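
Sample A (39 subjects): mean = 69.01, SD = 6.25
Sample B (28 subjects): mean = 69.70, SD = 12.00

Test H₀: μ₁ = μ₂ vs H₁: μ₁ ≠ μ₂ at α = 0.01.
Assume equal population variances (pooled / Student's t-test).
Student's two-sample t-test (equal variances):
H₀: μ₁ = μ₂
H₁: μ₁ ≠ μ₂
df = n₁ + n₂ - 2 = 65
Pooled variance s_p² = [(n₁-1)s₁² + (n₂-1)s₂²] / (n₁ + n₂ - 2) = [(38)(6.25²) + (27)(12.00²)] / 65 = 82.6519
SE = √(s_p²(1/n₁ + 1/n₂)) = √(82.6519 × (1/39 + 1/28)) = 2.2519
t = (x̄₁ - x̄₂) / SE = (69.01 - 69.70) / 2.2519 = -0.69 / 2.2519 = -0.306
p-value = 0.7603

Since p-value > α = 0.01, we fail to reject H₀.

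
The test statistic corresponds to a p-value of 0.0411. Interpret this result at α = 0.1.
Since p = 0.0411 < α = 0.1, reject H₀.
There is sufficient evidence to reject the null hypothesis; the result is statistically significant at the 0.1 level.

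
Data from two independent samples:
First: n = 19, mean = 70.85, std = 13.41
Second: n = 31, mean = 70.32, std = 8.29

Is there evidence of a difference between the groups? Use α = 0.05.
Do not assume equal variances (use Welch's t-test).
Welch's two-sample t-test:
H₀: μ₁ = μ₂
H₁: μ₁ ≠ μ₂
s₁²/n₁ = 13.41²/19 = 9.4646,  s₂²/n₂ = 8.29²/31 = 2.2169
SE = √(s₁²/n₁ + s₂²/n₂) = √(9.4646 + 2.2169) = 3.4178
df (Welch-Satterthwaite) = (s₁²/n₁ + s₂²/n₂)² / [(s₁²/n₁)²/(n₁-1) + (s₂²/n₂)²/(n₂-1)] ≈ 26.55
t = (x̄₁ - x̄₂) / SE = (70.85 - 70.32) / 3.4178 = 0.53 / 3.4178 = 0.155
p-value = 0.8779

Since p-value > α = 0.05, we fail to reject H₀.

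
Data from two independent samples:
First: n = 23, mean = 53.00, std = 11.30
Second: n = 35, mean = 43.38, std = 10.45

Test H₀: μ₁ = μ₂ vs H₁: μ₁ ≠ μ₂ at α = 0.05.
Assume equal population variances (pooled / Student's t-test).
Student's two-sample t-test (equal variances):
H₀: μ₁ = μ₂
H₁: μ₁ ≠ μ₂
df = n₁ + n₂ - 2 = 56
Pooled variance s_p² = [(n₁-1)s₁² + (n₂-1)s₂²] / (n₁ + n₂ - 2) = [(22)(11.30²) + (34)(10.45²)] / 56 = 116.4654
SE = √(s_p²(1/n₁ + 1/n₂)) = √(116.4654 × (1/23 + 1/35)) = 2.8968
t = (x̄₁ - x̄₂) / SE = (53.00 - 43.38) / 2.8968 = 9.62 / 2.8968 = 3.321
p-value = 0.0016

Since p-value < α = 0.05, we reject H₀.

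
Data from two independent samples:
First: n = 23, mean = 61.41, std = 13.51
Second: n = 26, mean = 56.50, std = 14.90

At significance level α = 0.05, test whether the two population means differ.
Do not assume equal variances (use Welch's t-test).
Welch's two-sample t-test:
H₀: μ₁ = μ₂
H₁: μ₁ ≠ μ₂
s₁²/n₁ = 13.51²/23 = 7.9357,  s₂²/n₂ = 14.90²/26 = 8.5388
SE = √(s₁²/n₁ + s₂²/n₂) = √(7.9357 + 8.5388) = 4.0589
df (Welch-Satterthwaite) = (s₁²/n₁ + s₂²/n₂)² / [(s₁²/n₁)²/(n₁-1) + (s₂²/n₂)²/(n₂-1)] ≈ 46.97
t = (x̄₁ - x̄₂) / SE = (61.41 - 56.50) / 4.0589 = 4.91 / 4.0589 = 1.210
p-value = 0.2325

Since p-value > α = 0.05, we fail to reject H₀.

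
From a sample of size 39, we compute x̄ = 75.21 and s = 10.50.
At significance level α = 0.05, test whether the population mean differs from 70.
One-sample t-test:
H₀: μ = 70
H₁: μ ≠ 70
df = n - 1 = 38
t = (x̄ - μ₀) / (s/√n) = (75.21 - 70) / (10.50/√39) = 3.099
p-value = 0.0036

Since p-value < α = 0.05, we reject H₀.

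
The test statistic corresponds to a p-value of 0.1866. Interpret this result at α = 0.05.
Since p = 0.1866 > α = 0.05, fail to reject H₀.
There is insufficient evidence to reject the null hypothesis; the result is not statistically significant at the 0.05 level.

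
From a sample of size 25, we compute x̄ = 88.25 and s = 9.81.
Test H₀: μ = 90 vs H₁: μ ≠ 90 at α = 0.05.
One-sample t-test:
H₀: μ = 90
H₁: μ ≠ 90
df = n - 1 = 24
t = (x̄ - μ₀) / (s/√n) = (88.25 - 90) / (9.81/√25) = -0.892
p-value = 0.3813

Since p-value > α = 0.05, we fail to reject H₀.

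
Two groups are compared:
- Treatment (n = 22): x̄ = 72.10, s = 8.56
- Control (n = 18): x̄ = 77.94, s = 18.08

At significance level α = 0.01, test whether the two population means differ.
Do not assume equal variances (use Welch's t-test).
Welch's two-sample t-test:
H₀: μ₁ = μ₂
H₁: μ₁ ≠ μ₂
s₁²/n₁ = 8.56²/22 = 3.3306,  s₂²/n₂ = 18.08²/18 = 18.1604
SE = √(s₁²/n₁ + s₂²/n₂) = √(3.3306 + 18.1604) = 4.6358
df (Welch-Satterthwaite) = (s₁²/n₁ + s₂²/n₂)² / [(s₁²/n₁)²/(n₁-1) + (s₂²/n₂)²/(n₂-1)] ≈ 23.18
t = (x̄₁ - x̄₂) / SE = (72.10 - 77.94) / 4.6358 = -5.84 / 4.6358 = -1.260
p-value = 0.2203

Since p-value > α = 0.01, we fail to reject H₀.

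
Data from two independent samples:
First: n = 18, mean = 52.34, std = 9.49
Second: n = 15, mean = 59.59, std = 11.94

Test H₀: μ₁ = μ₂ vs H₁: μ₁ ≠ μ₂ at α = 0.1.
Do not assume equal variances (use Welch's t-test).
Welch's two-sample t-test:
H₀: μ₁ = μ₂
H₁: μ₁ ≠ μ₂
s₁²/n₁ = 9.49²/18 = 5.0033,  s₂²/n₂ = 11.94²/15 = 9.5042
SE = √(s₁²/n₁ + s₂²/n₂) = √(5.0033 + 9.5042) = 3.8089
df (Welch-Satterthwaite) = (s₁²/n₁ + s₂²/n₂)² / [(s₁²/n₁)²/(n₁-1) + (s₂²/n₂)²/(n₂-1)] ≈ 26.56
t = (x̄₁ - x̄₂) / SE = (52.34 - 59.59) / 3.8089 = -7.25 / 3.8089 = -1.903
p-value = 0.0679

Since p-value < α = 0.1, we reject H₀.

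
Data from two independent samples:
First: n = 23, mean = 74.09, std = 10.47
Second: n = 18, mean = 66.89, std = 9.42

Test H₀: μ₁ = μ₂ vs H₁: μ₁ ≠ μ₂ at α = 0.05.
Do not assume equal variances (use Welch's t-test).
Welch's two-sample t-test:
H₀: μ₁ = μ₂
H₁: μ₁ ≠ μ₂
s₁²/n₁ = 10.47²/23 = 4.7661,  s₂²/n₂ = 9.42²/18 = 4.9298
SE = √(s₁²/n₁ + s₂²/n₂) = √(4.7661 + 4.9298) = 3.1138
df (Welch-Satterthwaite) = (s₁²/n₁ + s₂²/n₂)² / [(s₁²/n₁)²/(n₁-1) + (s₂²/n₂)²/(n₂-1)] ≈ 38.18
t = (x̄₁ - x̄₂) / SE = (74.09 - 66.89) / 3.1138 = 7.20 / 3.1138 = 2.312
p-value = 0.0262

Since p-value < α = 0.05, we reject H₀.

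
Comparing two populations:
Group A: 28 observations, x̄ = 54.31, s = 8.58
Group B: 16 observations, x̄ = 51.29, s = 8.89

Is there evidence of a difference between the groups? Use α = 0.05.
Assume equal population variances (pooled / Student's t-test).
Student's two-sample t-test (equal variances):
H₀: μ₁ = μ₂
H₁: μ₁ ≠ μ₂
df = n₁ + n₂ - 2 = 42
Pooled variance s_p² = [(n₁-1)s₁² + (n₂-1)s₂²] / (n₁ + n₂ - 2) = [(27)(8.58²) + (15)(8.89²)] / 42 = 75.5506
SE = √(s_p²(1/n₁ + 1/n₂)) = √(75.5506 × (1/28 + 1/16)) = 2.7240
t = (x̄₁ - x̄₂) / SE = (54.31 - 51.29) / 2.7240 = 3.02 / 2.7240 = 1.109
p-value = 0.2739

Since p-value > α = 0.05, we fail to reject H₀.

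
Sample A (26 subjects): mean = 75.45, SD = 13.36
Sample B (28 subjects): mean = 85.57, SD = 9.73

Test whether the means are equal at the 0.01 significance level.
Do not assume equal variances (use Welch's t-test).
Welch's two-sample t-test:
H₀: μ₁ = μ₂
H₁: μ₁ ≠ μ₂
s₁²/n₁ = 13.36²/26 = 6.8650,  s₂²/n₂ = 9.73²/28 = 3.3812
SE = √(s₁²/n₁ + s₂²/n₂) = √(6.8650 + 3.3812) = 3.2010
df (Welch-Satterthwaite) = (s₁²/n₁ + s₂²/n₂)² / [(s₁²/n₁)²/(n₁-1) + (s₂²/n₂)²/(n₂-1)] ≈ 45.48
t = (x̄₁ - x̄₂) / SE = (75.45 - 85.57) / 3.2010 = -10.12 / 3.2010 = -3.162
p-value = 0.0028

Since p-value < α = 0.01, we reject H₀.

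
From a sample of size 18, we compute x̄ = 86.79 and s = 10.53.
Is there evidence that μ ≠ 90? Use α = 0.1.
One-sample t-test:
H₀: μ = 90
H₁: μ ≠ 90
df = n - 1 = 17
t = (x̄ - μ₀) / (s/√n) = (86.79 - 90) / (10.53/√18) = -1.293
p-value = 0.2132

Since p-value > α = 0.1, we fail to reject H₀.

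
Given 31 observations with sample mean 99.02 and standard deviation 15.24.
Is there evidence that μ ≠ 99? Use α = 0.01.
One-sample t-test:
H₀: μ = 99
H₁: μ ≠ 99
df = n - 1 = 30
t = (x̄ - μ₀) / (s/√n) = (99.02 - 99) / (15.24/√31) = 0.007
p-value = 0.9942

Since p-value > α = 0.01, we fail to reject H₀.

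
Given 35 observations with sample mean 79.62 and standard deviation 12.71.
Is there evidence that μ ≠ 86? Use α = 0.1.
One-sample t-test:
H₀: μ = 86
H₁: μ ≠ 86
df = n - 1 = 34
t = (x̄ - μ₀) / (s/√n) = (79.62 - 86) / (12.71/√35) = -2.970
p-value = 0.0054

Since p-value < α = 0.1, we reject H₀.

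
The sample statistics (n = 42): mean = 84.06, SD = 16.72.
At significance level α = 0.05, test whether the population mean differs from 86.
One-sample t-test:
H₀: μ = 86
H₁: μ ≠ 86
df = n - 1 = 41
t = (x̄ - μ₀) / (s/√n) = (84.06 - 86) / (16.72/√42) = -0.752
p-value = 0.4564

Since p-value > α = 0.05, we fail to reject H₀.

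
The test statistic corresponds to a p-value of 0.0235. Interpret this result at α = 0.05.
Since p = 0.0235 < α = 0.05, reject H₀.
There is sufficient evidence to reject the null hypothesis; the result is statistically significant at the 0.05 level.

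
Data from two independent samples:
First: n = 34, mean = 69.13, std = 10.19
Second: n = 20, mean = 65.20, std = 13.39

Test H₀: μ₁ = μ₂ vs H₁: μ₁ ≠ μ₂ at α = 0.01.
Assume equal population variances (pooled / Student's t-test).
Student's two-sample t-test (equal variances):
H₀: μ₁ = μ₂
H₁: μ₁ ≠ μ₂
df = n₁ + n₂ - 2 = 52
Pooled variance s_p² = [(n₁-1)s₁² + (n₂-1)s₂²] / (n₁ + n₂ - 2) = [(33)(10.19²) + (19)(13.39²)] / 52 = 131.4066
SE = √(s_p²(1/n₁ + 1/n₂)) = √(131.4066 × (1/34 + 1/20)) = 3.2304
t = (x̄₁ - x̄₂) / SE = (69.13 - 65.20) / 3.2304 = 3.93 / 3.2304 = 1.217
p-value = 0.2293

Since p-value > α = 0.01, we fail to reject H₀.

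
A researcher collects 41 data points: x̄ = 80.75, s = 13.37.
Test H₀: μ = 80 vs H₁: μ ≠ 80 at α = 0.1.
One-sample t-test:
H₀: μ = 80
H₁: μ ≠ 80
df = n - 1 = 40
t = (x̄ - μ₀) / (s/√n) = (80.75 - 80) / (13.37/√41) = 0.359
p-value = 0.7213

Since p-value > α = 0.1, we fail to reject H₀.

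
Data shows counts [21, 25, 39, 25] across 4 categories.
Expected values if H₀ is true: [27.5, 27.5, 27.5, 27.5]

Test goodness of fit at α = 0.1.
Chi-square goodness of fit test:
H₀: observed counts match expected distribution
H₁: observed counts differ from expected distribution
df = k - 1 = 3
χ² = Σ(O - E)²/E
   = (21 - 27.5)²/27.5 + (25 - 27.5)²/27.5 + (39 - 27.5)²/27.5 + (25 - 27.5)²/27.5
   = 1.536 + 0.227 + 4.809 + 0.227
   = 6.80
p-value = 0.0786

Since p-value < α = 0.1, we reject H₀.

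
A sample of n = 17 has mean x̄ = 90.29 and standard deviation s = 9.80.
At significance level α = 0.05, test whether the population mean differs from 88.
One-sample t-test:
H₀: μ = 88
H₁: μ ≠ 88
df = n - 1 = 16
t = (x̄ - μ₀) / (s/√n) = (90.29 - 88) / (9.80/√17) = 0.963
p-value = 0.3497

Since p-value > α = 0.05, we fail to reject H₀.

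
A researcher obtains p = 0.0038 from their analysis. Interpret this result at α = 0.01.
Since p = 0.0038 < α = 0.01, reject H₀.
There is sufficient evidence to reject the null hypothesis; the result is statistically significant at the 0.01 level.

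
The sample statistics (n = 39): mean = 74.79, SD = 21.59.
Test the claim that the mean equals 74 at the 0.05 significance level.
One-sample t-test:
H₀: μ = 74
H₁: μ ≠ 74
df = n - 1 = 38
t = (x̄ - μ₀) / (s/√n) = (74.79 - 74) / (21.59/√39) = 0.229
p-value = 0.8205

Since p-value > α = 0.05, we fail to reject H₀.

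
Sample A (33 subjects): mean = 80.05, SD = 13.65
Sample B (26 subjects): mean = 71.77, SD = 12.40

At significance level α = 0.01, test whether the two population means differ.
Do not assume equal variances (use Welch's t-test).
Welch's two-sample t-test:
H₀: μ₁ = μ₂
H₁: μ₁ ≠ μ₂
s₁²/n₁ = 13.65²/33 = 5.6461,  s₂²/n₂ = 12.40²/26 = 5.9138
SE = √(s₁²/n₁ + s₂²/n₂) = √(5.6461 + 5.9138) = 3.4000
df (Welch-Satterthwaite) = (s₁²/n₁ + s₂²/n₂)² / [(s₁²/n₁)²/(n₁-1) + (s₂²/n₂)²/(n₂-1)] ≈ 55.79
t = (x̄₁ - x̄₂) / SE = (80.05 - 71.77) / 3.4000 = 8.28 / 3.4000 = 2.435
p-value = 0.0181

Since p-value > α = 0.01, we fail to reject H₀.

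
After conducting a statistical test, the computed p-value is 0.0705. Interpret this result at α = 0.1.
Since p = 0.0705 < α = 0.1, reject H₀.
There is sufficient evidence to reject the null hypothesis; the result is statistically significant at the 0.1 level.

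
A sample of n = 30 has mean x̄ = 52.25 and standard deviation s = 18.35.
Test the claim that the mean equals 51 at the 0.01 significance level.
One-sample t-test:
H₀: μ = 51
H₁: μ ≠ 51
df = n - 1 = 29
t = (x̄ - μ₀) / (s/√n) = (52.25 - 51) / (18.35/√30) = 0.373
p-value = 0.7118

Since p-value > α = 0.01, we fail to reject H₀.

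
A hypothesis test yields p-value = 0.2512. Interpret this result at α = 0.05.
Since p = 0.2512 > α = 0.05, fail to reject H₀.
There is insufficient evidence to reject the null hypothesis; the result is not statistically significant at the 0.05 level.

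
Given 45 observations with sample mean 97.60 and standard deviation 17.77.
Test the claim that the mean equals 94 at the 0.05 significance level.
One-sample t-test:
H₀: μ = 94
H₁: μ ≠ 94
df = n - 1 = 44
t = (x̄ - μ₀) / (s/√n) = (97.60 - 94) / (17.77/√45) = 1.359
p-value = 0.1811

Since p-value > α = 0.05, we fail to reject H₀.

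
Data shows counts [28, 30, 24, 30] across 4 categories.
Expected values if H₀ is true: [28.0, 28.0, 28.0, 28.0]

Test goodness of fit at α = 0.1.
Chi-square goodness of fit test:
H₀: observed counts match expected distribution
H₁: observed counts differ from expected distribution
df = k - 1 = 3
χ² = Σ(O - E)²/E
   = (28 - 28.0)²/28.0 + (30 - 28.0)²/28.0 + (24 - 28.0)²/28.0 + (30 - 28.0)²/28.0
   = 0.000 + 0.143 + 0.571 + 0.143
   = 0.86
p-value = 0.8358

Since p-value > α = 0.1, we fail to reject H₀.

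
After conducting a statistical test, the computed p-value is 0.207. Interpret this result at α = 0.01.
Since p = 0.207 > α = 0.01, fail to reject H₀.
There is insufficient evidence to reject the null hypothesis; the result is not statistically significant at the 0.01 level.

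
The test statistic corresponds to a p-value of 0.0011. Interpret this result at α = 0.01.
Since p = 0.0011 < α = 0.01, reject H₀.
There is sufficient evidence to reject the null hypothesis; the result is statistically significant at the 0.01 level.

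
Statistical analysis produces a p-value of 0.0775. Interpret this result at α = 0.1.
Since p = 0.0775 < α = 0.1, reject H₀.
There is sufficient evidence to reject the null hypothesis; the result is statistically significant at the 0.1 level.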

########################################

◆ **WORK TO BE COMPLETED**: Only the lines containing "subjects" are needed; pull them out of the listing.

◆ **COMPLETED EXERCISE**:
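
Sample A (39 subjects): mean = 69.01, SD = 6.25
Sample B (28 subjects): mean = 69.70, SD = 12.00
Sample A (26 subjects): mean = 75.45, SD = 13.36
Sample B (28 subjects): mean = 85.57, SD = 9.73
Sample A (33 subjects): mean = 80.05, SD = 13.65
Sample B (26 subjects): mean = 71.77, SD = 12.40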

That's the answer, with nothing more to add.